• **What the exercise asks**
The answer must consist of every line in the data below that holds the word "There".

Provided records START

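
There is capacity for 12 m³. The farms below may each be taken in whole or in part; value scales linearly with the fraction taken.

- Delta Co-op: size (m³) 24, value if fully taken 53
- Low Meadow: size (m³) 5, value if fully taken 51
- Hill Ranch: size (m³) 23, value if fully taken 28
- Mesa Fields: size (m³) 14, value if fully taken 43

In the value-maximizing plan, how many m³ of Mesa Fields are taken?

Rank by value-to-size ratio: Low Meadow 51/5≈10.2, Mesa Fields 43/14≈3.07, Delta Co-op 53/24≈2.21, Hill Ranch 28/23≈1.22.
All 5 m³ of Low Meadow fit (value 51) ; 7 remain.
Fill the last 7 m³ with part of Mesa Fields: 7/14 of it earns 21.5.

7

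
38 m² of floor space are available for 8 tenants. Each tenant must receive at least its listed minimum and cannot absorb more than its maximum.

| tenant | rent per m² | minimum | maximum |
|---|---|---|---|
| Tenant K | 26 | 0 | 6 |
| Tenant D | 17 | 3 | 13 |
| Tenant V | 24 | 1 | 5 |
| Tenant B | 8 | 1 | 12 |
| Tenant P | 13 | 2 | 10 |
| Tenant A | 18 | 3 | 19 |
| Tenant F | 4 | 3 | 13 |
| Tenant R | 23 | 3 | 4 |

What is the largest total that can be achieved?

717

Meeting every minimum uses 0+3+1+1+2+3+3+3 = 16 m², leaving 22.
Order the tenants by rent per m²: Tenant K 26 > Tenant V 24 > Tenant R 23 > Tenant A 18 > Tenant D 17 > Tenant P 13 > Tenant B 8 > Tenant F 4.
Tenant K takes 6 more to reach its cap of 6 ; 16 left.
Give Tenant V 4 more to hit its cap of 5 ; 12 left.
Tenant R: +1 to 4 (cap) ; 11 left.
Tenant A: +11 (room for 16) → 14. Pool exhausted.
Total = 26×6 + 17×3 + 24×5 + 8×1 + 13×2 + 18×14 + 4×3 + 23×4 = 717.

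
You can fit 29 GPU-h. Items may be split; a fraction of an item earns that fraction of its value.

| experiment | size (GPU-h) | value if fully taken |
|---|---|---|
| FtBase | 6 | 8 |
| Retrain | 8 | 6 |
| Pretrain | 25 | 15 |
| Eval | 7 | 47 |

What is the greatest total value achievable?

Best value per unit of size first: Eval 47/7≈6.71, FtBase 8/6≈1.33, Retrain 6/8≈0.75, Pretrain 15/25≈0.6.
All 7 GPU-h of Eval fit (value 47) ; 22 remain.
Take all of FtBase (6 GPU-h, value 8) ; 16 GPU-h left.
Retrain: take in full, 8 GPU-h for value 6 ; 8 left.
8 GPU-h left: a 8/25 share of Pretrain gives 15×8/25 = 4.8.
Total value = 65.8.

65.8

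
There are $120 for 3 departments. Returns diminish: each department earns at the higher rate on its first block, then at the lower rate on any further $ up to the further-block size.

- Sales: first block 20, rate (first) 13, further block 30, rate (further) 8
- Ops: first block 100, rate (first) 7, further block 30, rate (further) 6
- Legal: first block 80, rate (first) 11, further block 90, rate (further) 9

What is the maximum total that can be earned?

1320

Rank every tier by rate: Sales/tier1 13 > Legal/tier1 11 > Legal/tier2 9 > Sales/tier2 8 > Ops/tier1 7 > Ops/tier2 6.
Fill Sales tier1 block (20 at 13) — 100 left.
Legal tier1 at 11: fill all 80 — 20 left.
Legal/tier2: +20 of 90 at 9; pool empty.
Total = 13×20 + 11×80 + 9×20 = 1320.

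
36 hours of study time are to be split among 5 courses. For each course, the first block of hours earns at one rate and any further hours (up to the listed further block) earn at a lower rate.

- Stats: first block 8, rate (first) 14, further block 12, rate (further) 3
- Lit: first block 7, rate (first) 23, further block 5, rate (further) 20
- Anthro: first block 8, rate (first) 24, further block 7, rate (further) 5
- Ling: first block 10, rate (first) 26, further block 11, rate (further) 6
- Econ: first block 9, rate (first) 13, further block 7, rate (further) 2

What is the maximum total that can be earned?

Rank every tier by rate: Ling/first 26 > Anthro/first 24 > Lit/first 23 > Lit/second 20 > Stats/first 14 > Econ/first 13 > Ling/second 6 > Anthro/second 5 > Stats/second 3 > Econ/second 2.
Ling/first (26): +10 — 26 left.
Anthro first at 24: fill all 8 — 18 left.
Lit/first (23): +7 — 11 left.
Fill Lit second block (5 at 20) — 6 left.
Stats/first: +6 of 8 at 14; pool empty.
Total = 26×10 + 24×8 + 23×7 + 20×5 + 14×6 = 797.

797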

Provided records END

• **Response area**
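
There is capacity for 12 m³. The farms below may each be taken in whole or in part; value scales linearly with the fraction taken.
There are $120 for 3 departments. Returns diminish: each department earns at the higher rate on its first block, then at the lower rate on any further $ up to the further-block size.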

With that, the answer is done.